§ **Work to complete**
Which lines mention "True"? Show each one from the listing.
── Dataset content ──
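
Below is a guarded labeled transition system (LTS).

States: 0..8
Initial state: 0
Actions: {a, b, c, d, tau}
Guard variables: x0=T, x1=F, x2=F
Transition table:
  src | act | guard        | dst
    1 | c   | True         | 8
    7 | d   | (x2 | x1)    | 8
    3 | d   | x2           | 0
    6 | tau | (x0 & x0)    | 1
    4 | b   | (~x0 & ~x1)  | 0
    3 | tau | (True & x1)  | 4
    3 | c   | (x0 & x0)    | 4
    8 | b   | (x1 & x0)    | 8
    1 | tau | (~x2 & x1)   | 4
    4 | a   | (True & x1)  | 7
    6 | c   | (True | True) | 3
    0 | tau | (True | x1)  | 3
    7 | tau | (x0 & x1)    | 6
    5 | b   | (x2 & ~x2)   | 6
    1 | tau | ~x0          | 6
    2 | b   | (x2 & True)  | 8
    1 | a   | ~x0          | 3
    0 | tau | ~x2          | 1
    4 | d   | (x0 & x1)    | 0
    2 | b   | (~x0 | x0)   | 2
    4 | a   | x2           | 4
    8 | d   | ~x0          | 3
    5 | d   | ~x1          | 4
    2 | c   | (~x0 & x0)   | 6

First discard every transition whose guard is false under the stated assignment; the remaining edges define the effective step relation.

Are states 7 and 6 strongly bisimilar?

Answer: NOT BISIMILAR

Working:
Bisimulation quotient by refinement:
  π0 = {{0,1,2,3,4,5,6,7,8}}
  π1 = {{0},{1,3},{2},{4,7,8},{5},{6}}
stable after 2 split(s): 6 block(s)
class of 7: {4,7,8}; class of 6: {6}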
───
§ **Expected answer**
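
    1 | c   | True         | 8
    3 | tau | (True & x1)  | 4
    4 | a   | (True & x1)  | 7
    6 | c   | (True | True) | 3
    0 | tau | (True | x1)  | 3
    2 | b   | (x2 & True)  | 8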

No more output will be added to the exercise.